= Beginning of Section =

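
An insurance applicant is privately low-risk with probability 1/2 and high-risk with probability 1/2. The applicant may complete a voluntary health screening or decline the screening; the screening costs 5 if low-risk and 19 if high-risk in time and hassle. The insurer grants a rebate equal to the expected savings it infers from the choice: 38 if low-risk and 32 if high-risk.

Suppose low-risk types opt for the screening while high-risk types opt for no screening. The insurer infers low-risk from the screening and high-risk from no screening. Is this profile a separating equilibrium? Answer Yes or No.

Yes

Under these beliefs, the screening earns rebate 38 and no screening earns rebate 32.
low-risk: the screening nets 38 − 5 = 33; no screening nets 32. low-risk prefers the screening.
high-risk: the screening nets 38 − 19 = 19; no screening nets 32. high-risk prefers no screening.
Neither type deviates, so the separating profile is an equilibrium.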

= End of Section =
= Beginning of Section =

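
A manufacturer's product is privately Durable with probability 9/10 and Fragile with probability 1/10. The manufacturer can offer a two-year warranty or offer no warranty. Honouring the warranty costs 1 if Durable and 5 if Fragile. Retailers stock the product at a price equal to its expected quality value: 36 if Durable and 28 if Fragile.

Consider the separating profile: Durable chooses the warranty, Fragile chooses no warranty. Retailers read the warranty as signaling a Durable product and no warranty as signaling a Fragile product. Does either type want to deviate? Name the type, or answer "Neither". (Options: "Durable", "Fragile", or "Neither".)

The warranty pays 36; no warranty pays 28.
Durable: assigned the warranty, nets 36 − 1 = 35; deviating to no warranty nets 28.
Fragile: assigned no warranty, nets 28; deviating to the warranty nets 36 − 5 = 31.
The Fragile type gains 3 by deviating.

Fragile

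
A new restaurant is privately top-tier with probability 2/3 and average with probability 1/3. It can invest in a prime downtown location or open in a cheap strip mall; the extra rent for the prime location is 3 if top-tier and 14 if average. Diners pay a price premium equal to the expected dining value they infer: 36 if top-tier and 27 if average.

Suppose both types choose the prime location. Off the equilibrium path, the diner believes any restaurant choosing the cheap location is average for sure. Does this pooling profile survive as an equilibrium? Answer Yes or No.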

= End of Section =

If a line in the records above contains "with", copy that line.

**RESPONSE BELOW**.
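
An insurance applicant is privately low-risk with probability 1/2 and high-risk with probability 1/2. The applicant may complete a voluntary health screening or decline the screening; the screening costs 5 if low-risk and 19 if high-risk in time and hassle. The insurer grants a rebate equal to the expected savings it infers from the choice: 38 if low-risk and 32 if high-risk.
A manufacturer's product is privately Durable with probability 9/10 and Fragile with probability 1/10. The manufacturer can offer a two-year warranty or offer no warranty. Honouring the warranty costs 1 if Durable and 5 if Fragile. Retailers stock the product at a price equal to its expected quality value: 36 if Durable and 28 if Fragile.
A new restaurant is privately top-tier with probability 2/3 and average with probability 1/3. It can invest in a prime downtown location or open in a cheap strip mall; the extra rent for the prime location is 3 if top-tier and 14 if average. Diners pay a price premium equal to the expected dining value they infer: 36 if top-tier and 27 if average.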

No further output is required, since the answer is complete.